(Saved entries)
——————
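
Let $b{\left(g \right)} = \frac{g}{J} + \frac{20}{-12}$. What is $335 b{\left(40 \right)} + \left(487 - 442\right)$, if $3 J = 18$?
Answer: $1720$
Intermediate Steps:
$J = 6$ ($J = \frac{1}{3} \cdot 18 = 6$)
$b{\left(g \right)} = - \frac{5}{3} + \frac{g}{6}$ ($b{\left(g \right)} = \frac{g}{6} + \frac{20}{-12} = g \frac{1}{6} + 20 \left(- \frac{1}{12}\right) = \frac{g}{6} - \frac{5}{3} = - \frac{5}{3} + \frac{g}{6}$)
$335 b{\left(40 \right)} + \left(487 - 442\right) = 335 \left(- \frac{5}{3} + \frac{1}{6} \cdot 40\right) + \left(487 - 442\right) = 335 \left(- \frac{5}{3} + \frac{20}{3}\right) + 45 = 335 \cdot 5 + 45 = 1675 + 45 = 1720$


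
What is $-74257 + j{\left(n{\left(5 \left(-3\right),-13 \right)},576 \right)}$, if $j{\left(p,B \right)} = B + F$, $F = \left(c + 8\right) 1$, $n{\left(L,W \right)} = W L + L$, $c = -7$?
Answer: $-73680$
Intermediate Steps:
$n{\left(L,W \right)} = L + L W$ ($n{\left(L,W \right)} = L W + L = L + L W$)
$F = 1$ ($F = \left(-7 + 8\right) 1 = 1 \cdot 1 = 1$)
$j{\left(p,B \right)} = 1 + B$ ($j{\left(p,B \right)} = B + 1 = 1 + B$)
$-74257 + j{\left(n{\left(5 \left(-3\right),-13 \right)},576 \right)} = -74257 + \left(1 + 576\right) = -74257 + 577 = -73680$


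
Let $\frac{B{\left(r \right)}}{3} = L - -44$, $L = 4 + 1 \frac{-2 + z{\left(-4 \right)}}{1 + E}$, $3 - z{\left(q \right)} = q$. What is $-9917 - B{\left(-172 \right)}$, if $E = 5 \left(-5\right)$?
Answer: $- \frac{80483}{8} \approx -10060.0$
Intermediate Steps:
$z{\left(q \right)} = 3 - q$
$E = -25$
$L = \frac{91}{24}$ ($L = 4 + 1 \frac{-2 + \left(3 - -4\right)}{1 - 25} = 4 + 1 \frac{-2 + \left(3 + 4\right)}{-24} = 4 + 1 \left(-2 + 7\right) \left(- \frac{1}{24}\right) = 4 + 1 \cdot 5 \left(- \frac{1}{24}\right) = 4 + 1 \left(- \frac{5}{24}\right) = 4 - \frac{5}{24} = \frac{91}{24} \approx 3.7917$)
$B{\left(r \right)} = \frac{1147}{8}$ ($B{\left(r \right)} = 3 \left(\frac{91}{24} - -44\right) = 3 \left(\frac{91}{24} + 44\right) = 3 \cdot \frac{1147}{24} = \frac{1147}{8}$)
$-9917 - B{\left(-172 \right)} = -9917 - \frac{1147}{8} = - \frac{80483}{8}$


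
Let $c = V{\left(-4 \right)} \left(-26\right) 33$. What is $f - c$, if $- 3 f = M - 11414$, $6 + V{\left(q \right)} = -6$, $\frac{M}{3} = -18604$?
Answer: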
——————
▶ WHAT YOU WILL DO
For this exercise, output the records in full, exactly.

▶ EXERCISE ANSWER
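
Let $b{\left(g \right)} = \frac{g}{J} + \frac{20}{-12}$. What is $335 b{\left(40 \right)} + \left(487 - 442\right)$, if $3 J = 18$?
Answer: $1720$
Intermediate Steps:
$J = 6$ ($J = \frac{1}{3} \cdot 18 = 6$)
$b{\left(g \right)} = - \frac{5}{3} + \frac{g}{6}$ ($b{\left(g \right)} = \frac{g}{6} + \frac{20}{-12} = g \frac{1}{6} + 20 \left(- \frac{1}{12}\right) = \frac{g}{6} - \frac{5}{3} = - \frac{5}{3} + \frac{g}{6}$)
$335 b{\left(40 \right)} + \left(487 - 442\right) = 335 \left(- \frac{5}{3} + \frac{1}{6} \cdot 40\right) + \left(487 - 442\right) = 335 \left(- \frac{5}{3} + \frac{20}{3}\right) + 45 = 335 \cdot 5 + 45 = 1675 + 45 = 1720$


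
What is $-74257 + j{\left(n{\left(5 \left(-3\right),-13 \right)},576 \right)}$, if $j{\left(p,B \right)} = B + F$, $F = \left(c + 8\right) 1$, $n{\left(L,W \right)} = W L + L$, $c = -7$?
Answer: $-73680$
Intermediate Steps:
$n{\left(L,W \right)} = L + L W$ ($n{\left(L,W \right)} = L W + L = L + L W$)
$F = 1$ ($F = \left(-7 + 8\right) 1 = 1 \cdot 1 = 1$)
$j{\left(p,B \right)} = 1 + B$ ($j{\left(p,B \right)} = B + 1 = 1 + B$)
$-74257 + j{\left(n{\left(5 \left(-3\right),-13 \right)},576 \right)} = -74257 + \left(1 + 576\right) = -74257 + 577 = -73680$


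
Let $\frac{B{\left(r \right)}}{3} = L - -44$, $L = 4 + 1 \frac{-2 + z{\left(-4 \right)}}{1 + E}$, $3 - z{\left(q \right)} = q$. What is $-9917 - B{\left(-172 \right)}$, if $E = 5 \left(-5\right)$?
Answer: $- \frac{80483}{8} \approx -10060.0$
Intermediate Steps:
$z{\left(q \right)} = 3 - q$
$E = -25$
$L = \frac{91}{24}$ ($L = 4 + 1 \frac{-2 + \left(3 - -4\right)}{1 - 25} = 4 + 1 \frac{-2 + \left(3 + 4\right)}{-24} = 4 + 1 \left(-2 + 7\right) \left(- \frac{1}{24}\right) = 4 + 1 \cdot 5 \left(- \frac{1}{24}\right) = 4 + 1 \left(- \frac{5}{24}\right) = 4 - \frac{5}{24} = \frac{91}{24} \approx 3.7917$)
$B{\left(r \right)} = \frac{1147}{8}$ ($B{\left(r \right)} = 3 \left(\frac{91}{24} - -44\right) = 3 \left(\frac{91}{24} + 44\right) = 3 \cdot \frac{1147}{24} = \frac{1147}{8}$)
$-9917 - B{\left(-172 \right)} = -9917 - \frac{1147}{8} = - \frac{80483}{8}$


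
Let $c = V{\left(-4 \right)} \left(-26\right) 33$. What is $f - c$, if $- 3 f = M - 11414$, $6 + V{\left(q \right)} = -6$, $\frac{M}{3} = -18604$?
Answer: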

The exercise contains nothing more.